Instructions for the task: Please return the whole listing. Keep each line exactly the same.
[Supplied information]
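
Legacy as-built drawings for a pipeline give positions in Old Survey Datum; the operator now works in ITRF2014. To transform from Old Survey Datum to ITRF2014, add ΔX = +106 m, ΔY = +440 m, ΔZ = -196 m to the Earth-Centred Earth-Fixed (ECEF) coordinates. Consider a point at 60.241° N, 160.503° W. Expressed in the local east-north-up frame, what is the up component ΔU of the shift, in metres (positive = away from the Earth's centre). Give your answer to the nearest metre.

The local up (radial) axis is (cos φ cos λ, cos φ sin λ, sin φ), giving ΔU = -49.596 − 72.891 − 170.152 = -292.64 m.

ΔU = -293 m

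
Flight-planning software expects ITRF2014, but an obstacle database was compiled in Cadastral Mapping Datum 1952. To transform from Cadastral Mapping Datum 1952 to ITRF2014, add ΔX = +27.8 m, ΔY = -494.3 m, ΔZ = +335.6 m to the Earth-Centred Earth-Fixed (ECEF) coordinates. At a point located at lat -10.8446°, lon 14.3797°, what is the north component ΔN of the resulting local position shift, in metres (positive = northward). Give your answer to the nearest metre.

The local north axis is (−sin φ cos λ, −sin φ sin λ, cos φ), giving ΔN = 5.067 − 23.096 + 329.607 = 311.58 m.

ΔN = 312 m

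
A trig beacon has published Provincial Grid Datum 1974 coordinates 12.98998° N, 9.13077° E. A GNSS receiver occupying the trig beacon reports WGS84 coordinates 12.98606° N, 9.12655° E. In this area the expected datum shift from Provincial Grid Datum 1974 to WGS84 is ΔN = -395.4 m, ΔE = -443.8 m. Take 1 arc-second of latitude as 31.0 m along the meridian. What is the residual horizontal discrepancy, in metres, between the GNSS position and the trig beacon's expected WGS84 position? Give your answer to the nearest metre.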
[/Supplied information]
Response below:
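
Legacy as-built drawings for a pipeline give positions in Old Survey Datum; the operator now works in ITRF2014. To transform from Old Survey Datum to ITRF2014, add ΔX = +106 m, ΔY = +440 m, ΔZ = -196 m to the Earth-Centred Earth-Fixed (ECEF) coordinates. Consider a point at 60.241° N, 160.503° W. Expressed in the local east-north-up frame, what is the up component ΔU of the shift, in metres (positive = away from the Earth's centre). Give your answer to the nearest metre.

The local up (radial) axis is (cos φ cos λ, cos φ sin λ, sin φ), giving ΔU = -49.596 − 72.891 − 170.152 = -292.64 m.

ΔU = -293 m

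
Flight-planning software expects ITRF2014, but an obstacle database was compiled in Cadastral Mapping Datum 1952. To transform from Cadastral Mapping Datum 1952 to ITRF2014, add ΔX = +27.8 m, ΔY = -494.3 m, ΔZ = +335.6 m to the Earth-Centred Earth-Fixed (ECEF) coordinates. At a point located at lat -10.8446°, lon 14.3797°, what is the north component ΔN of the resulting local position shift, in metres (positive = northward). Give your answer to the nearest metre.

The local north axis is (−sin φ cos λ, −sin φ sin λ, cos φ), giving ΔN = 5.067 − 23.096 + 329.607 = 311.58 m.

ΔN = 312 m

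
A trig beacon has published Provincial Grid Datum 1974 coordinates 12.98998° N, 9.13077° E. A GNSS receiver occupying the trig beacon reports WGS84 coordinates 12.98606° N, 9.12655° E. In this area the expected datum shift from Provincial Grid Datum 1974 to WGS84 is ΔN = -395.4 m, ΔE = -443.8 m. Take 1 arc-second of latitude as 31.0 m along the meridian. What is the residual horizontal discrepancy, in metres, between the GNSS position and the trig beacon's expected WGS84 position? Give your answer to the nearest metre.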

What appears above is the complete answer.